--- MATERIAL FOR THIS TASK ---
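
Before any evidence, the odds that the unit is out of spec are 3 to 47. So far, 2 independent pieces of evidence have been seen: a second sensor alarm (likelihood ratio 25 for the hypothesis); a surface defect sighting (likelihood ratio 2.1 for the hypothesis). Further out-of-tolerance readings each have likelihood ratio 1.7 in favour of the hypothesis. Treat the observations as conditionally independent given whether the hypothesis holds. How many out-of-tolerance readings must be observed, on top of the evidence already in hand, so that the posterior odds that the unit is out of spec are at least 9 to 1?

2

Prior odds = 3/47.
Combined Bayes factor of the evidence already in hand = 25 × 2.1 = 52.5.
Odds after that evidence = (3/47) × 52.5 = 315/94.
Target odds = 9.
Need 1.7ⁿ ≥ 9 ÷ (315/94) = 94/35.
1.7¹ = 1.7 falls short of 94/35 but 1.7² = 2.89 reaches it, so n = 2.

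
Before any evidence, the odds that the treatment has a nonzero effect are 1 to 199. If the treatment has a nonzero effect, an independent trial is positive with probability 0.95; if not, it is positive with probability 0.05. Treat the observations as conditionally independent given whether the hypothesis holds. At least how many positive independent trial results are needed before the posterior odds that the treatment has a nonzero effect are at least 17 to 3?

3

Prior odds = 1/199.
Likelihood ratio of a positive = 0.95/0.05 = 19.
Target odds = 17/3.
Need (1/199) × 19ⁿ ≥ 17/3, i.e. 19ⁿ ≥ 3383/3.
19² = 361 falls short of 3383/3 but 19³ = 6859 reaches it, so n = 3.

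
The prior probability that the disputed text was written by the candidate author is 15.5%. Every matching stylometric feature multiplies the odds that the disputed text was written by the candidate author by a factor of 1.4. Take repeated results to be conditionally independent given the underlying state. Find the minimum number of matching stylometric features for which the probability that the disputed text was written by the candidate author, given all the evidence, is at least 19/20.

Prior odds = 0.155/0.845 = 31/169.
Likelihood ratio per matching stylometric feature = 1.4.
Target odds: 0.95 ÷ 0.05 = 19.
Need (31/169) × 1.4ⁿ ≥ 19, i.e. 1.4ⁿ ≥ 3211/31.
1.4¹³ ≈79.3715 falls short of 3211/31 but 1.4¹⁴ ≈111.12 reaches it, so n = 14.

14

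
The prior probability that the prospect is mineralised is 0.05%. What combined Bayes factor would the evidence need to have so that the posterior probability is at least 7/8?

Prior odds = 0.0005/0.9995 = 1/1999.
Target odds = 0.875/0.125 = 7.
Required Bayes factor = 7 ÷ (1/1999) = 13993.

13993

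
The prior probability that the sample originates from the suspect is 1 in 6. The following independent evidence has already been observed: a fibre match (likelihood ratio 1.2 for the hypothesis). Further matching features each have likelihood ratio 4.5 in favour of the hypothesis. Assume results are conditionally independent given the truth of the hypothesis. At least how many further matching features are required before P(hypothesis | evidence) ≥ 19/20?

3

Prior odds = (1/6)/(5/6) = 0.2.
Bayes factor of the evidence already in hand = 1.2.
Odds after that evidence = 0.2 × 1.2 = 0.24.
Target odds = 0.95/0.05 = 19.
Need 4.5ⁿ ≥ 19 ÷ 0.24 = 475/6.
4.5² = 20.25 falls short of 475/6 but 4.5³ = 91.125 reaches it, so n = 3.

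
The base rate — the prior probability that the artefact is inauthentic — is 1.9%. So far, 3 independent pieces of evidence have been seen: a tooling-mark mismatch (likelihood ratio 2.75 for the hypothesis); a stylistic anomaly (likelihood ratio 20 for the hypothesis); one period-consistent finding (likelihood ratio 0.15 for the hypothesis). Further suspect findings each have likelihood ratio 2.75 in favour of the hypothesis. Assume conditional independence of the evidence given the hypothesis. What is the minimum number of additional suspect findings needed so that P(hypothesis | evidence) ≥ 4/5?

4

Prior odds = 0.019/0.981 = 19/981.
Combined Bayes factor of the evidence already in hand = 2.75 × 20 × 0.15 = 8.25.
Odds after that evidence = (19/981) × 8.25 = 209/1308.
Target odds = 0.8/0.2 = 4.
Need 2.75ⁿ ≥ 4 ÷ (209/1308) = 5232/209.
2.75³ = 20.796875 falls short of 5232/209 but 2.75⁴ = 57.19140625 reaches it, so n = 4.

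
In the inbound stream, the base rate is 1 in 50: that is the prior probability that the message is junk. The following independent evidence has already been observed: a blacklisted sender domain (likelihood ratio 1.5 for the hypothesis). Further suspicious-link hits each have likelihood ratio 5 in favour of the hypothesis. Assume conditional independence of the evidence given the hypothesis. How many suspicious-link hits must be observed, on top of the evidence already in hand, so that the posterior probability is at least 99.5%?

Prior odds = 0.02/0.98 = 1/49.
Bayes factor of the evidence already in hand = 1.5.
Odds after that evidence = (1/49) × 1.5 = 3/98.
Target odds = 0.995/0.005 = 199.
Need 5ⁿ ≥ 199 ÷ (3/98) = 19502/3.
5⁵ = 3125 falls short of 19502/3 but 5⁶ = 15625 reaches it, so n = 6.

6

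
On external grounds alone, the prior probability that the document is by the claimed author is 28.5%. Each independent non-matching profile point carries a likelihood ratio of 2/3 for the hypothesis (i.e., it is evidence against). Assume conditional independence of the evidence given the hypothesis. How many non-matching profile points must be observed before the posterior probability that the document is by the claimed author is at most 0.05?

5

Prior odds: 0.285 ÷ 0.715 = 57/143.
Likelihood ratio per non-matching profile point = 2/3.
Target posterior odds = 0.05/0.95 = 1/19.
Need (57/143) × (2/3)ⁿ ≤ 1/19, i.e. (2/3)ⁿ ≤ 143/1083.
(2/3)⁴ = 16/81 is still above 143/1083 but (2/3)⁵ = 32/243 is at or below it, so n = 5.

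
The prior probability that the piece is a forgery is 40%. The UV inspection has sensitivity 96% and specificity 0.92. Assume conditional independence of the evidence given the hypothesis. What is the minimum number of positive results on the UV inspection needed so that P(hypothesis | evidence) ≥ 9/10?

2

Prior odds = 0.4/0.6 = 2/3.
False-positive rate = 1 − 0.92 = 0.08; likelihood ratio of a positive = 0.96/0.08 = 12.
Target odds: 0.9 ÷ 0.1 = 9.
Require 12ⁿ ≥ 9 ÷ (2/3) = 13.5.
12¹ = 12 falls short of 13.5 but 12² = 144 reaches it, so n = 2.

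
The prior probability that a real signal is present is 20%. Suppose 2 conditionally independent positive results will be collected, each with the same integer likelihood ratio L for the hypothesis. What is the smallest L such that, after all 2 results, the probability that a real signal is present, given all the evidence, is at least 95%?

Prior odds = 0.2/0.8 = 0.25.
Target odds = 0.95/0.05 = 19.
Need L² ≥ 19 ÷ 0.25 = 76.
8² = 64 < 76 ≤ 81 = 9², so L = 9.

9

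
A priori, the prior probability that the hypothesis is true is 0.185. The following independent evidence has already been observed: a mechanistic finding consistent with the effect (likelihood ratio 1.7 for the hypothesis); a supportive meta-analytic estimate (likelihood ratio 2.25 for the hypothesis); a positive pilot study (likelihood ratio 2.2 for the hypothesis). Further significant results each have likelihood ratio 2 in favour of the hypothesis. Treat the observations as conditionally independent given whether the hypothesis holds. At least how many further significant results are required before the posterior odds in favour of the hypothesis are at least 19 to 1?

Prior odds = 0.185/0.815 = 37/163.
Combined Bayes factor of the evidence already in hand = 1.7 × 2.25 × 2.2 = 8.415.
Odds after that evidence = (37/163) × 8.415 = 62271/32600.
Target odds = 19.
Need 2ⁿ ≥ 19 ÷ (62271/32600) = 619400/62271.
2³ = 8 falls short of 619400/62271 but 2⁴ = 16 reaches it, so n = 4.

4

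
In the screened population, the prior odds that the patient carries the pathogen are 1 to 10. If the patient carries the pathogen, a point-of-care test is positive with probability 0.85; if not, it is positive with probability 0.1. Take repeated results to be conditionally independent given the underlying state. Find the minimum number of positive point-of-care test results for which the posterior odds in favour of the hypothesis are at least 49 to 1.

3

Prior odds = 0.1.
Likelihood ratio of a positive = 0.85/0.1 = 8.5.
Target odds = 49.
Require 8.5ⁿ ≥ 49 ÷ 0.1 = 490.
8.5² = 72.25 falls short of 490 but 8.5³ = 614.125 reaches it, so n = 3.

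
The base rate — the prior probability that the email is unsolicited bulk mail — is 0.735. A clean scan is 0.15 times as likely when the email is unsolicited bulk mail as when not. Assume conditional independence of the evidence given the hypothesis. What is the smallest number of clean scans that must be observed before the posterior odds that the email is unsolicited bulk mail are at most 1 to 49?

3

Prior odds = 0.735/0.265 = 147/53.
Likelihood ratio per clean scan = 0.15.
Target odds = 1/49.
Need (147/53) × 0.15ⁿ ≤ 1/49, i.e. 0.15ⁿ ≤ 53/7203.
0.15² = 0.0225 is still above 53/7203 but 0.15³ = 0.003375 is at or below it, so n = 3.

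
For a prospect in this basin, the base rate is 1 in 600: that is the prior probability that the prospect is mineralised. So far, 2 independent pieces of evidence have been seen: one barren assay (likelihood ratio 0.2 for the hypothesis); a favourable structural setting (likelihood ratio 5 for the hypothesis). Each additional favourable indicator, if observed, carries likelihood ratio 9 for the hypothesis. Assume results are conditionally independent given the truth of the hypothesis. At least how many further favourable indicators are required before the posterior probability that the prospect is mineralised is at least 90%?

Prior odds = (1/600)/(599/600) = 1/599.
Combined Bayes factor of the evidence already in hand = 0.2 × 5 = 1.
Odds after that evidence = (1/599) × 1 = 1/599.
Target odds = 0.9/0.1 = 9.
Need 9ⁿ ≥ 9 ÷ (1/599) = 5391.
9³ = 729 falls short of 5391 but 9⁴ = 6561 reaches it, so n = 4.

4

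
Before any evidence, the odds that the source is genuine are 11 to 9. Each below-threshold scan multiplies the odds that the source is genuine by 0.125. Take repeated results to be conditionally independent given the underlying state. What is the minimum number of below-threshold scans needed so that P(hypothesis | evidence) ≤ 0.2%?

Prior odds = 11/9.
Likelihood ratio per below-threshold scan = 0.125.
Target posterior odds = 0.002/0.998 = 1/499.
Need (11/9) × 0.125ⁿ ≤ 1/499, i.e. 0.125ⁿ ≤ 9/5489.
0.125³ = 0.001953125 is still above 9/5489 but 0.125⁴ = 1/4096 is at or below it, so n = 4.

4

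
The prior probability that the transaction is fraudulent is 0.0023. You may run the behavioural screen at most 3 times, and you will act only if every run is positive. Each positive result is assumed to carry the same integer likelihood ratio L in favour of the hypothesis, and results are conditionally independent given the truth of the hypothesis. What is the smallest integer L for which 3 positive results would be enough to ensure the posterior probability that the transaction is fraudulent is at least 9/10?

16

Prior odds = 0.0023/0.9977 = 23/9977.
Target odds = 0.9/0.1 = 9.
Need L³ ≥ 9 ÷ (23/9977) = 89793/23.
15³ = 3375 < 89793/23 ≤ 4096 = 16³, so L = 16.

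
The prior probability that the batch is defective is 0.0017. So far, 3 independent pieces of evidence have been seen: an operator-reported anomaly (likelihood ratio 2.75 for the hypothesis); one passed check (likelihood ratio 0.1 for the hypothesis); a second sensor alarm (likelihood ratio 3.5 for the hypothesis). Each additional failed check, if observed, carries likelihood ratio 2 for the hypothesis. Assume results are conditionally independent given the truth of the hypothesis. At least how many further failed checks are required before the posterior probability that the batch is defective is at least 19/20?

Prior odds = 0.0017/0.9983 = 17/9983.
Combined Bayes factor of the evidence already in hand = 2.75 × 0.1 × 3.5 = 0.9625.
Odds after that evidence = (17/9983) × 0.9625 = 1309/798640.
Target odds = 0.95/0.05 = 19.
Need 2ⁿ ≥ 19 ÷ (1309/798640) = 15174160/1309.
2¹³ = 8192 falls short of 15174160/1309 but 2¹⁴ = 16384 reaches it, so n = 14.

14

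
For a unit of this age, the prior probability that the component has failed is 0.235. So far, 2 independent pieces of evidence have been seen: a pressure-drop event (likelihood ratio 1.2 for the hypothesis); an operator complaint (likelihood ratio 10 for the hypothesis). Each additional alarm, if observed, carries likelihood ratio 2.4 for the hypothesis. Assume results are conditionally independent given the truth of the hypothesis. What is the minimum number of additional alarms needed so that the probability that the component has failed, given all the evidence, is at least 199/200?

Prior odds = 0.235/0.765 = 47/153.
Combined Bayes factor of the evidence already in hand = 1.2 × 10 = 12.
Odds after that evidence = (47/153) × 12 = 188/51.
Target odds = 0.995/0.005 = 199.
Need 2.4ⁿ ≥ 199 ÷ (188/51) = 10149/188.
2.4⁴ = 33.1776 falls short of 10149/188 but 2.4⁵ = 79.62624 reaches it, so n = 5.

5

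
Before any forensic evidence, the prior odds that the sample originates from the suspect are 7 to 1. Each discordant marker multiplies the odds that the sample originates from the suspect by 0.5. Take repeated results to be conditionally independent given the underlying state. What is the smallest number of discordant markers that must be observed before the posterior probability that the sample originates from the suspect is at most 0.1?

Prior odds = 7.
Likelihood ratio per discordant marker = 0.5.
Target posterior odds = 0.1/0.9 = 1/9.
Require 0.5ⁿ ≤ 1/9 ÷ 7 = 1/63.
0.5⁵ = 0.03125 is still above 1/63 but 0.5⁶ = 0.015625 is at or below it, so n = 6.

6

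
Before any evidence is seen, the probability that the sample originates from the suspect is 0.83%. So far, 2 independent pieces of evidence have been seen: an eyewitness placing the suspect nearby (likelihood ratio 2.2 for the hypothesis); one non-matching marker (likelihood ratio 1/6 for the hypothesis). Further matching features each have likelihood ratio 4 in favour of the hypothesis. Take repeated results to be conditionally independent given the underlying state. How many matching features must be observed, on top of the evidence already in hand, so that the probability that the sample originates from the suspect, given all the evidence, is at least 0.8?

Prior odds = 0.0083/0.9917 = 83/9917.
Combined Bayes factor of the evidence already in hand = 2.2 × (1/6) = 11/30.
Odds after that evidence = (83/9917) × 11/30 = 913/297510.
Target odds = 0.8/0.2 = 4.
Need 4ⁿ ≥ 4 ÷ (913/297510) = 1190040/913.
4⁵ = 1024 falls short of 1190040/913 but 4⁶ = 4096 reaches it, so n = 6.

6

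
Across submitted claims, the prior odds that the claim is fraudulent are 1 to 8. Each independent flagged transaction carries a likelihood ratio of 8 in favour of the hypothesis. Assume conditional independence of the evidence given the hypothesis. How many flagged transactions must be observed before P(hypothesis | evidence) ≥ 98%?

Prior odds = 0.125.
Likelihood ratio per flagged transaction = 8.
Target odds: 0.98 ÷ 0.02 = 49.
Require 8ⁿ ≥ 49 ÷ 0.125 = 392.
8² = 64 falls short of 392 but 8³ = 512 reaches it, so n = 3.

3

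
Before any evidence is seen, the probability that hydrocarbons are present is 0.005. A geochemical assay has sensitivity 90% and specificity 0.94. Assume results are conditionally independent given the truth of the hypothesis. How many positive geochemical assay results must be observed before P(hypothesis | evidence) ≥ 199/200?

Prior odds: 0.005 ÷ 0.995 = 1/199.
False-positive rate = 1 − 0.94 = 0.06; likelihood ratio of a positive = 0.9/0.06 = 15.
Target odds: 0.995 ÷ 0.005 = 199.
Require 15ⁿ ≥ 199 ÷ (1/199) = 39601.
15³ = 3375 falls short of 39601 but 15⁴ = 50625 reaches it, so n = 4.

4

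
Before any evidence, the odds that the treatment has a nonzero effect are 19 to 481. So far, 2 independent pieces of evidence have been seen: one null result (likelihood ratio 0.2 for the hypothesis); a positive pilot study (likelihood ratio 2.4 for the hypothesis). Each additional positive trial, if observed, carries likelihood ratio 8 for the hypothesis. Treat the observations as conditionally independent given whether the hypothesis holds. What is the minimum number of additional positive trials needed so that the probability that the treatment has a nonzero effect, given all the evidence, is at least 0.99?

Prior odds = 19/481.
Combined Bayes factor of the evidence already in hand = 0.2 × 2.4 = 0.48.
Odds after that evidence = (19/481) × 0.48 = 228/12025.
Target odds = 0.99/0.01 = 99.
Need 8ⁿ ≥ 99 ÷ (228/12025) = 396825/76.
8⁴ = 4096 falls short of 396825/76 but 8⁵ = 32768 reaches it, so n = 5.

5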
---
Reproduce only those lines of the entries above that run from the line with "at least 0.99?" to the final line.

ANSWER SPACE
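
Before any evidence, the odds that the treatment has a nonzero effect are 19 to 481. So far, 2 independent pieces of evidence have been seen: one null result (likelihood ratio 0.2 for the hypothesis); a positive pilot study (likelihood ratio 2.4 for the hypothesis). Each additional positive trial, if observed, carries likelihood ratio 8 for the hypothesis. Treat the observations as conditionally independent given whether the hypothesis holds. What is the minimum number of additional positive trials needed so that the probability that the treatment has a nonzero effect, given all the evidence, is at least 0.99?

Prior odds = 19/481.
Combined Bayes factor of the evidence already in hand = 0.2 × 2.4 = 0.48.
Odds after that evidence = (19/481) × 0.48 = 228/12025.
Target odds = 0.99/0.01 = 99.
Need 8ⁿ ≥ 99 ÷ (228/12025) = 396825/76.
8⁴ = 4096 falls short of 396825/76 but 8⁵ = 32768 reaches it, so n = 5.

5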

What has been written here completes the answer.